» WHAT THE TASK REQUIRES
Search the data for the string "below" and copy each line in which it appears.

━━━━━ SOURCE INFORMATION

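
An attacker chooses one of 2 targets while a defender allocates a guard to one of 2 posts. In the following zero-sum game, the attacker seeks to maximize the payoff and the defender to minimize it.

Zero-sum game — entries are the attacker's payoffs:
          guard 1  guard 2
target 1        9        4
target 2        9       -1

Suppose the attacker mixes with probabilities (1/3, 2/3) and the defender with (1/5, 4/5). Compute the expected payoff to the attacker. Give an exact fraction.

Against (1/5, 4/5), each row's expected payoff is target 1: 5; target 2: 1.
Taking the (1/3, 2/3)-weighted average: (1/3)·(5) + (2/3)·(1) = 7/3.

7/3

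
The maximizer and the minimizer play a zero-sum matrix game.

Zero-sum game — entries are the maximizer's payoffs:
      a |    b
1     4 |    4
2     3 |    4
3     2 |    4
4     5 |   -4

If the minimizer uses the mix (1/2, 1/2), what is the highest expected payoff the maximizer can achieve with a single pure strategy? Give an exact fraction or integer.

4

1: (4)·(1/2) + (4)·(1/2) = 4.
2: (3)·(1/2) + (4)·(1/2) = 7/2.
3: (2)·(1/2) + (4)·(1/2) = 3.
4: (5)·(1/2) + (-4)·(1/2) = 1/2.
The best pure response is 1 with expected payoff 4.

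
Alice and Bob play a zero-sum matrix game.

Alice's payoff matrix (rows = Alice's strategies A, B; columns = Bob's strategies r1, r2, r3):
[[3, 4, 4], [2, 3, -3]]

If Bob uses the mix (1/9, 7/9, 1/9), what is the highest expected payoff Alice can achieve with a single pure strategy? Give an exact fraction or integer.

A: (3)·(1/9) + (4)·(7/9) + (4)·(1/9) = 35/9.
B: (2)·(1/9) + (3)·(7/9) + (-3)·(1/9) = 20/9.
The best pure response is A with expected payoff 35/9.

35/9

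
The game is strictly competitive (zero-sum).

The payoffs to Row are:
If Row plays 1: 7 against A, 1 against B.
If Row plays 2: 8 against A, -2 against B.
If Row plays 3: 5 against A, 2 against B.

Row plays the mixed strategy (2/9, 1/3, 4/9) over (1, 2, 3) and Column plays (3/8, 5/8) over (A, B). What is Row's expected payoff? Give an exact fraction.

Against (3/8, 5/8), each row's expected payoff is 1: 13/4; 2: 7/4; 3: 25/8.
Taking the (2/9, 1/3, 4/9)-weighted average: (2/9)·(13/4) + (1/3)·(7/4) + (4/9)·(25/8) = 97/36.

97/36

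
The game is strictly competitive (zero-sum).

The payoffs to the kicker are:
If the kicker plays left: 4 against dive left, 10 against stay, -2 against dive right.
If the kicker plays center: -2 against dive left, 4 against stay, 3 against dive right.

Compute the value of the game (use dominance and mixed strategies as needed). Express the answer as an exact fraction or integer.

8/11

Column stay is strictly dominated by dive left for the goalkeeper (it gives the kicker more in every row).
The remaining 2×2 game on (left, center) × (dive left, dive right) has no saddle point. Let the kicker play left with probability p; indifference gives 4p − 2(1−p) = −2p + 3(1−p), so p = 5/11.
Similarly the goalkeeper's optimal q on dive left is 5/11, and the value is 4·(5/11) + (-2)·(6/11) = 8/11.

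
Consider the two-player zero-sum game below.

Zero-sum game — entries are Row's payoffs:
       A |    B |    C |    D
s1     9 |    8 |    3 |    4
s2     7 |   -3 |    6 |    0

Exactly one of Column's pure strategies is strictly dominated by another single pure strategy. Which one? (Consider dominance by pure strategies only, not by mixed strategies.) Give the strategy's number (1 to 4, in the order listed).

1

Column prefers columns that give Row less. Compare A with B: 8 < 9, -3 < 7.
So B strictly dominates A for Column; A is strictly dominated.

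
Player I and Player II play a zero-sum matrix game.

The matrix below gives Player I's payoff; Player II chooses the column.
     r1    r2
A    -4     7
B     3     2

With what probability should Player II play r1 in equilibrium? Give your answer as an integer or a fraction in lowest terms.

5/12

Row minima are -4 and 2, so Player I's maximin is 2; column maxima are 3 and 7, so Player II's minimax is 3. These differ, so the equilibrium is in mixed strategies.
Let Player II play r1 with probability q. Player I is indifferent when −4q + 7(1−q) = 3q + 2(1−q), giving q = 5/12.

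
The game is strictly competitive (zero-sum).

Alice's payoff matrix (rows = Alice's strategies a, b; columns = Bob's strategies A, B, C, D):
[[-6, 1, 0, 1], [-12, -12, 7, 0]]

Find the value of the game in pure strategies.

Row minima: -6, -12 → Alice's maximin is -6.
Column maxima: -6, 1, 7, 1 → Bob's minimax is -6.
They coincide at (a, A), so the value is -6.

-6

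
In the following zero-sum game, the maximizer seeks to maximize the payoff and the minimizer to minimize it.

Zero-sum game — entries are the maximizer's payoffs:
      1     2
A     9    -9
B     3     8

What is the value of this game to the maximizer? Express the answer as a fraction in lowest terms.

Row minima are -9 and 3, so the maximizer's maximin is 3; column maxima are 9 and 8, so the minimizer's minimax is 8. These differ, so the equilibrium is in mixed strategies.
Let the maximizer play A with probability p. The minimizer is indifferent when 9p + 3(1−p) = −9p + 8(1−p), giving p = 5/23.
Let the minimizer play 1 with probability q. The maximizer is indifferent when 9q − 9(1−q) = 3q + 8(1−q), giving q = 17/23.
The value is 9·(17/23) + (-9)·(6/23) = 99/23.

99/23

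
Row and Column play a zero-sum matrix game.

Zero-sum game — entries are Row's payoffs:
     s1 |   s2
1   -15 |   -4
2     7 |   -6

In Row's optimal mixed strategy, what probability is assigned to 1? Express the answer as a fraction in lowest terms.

Row minima are -15 and -6, so Row's maximin is -6; column maxima are 7 and -4, so Column's minimax is -4. These differ, so the equilibrium is in mixed strategies.
Let Row play 1 with probability p. Column is indifferent when −15p + 7(1−p) = −4p − 6(1−p), giving p = 13/24.

13/24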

━━━━━━━━━━

» THE ANSWER
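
Consider the two-player zero-sum game below.
The matrix below gives Player I's payoff; Player II chooses the column.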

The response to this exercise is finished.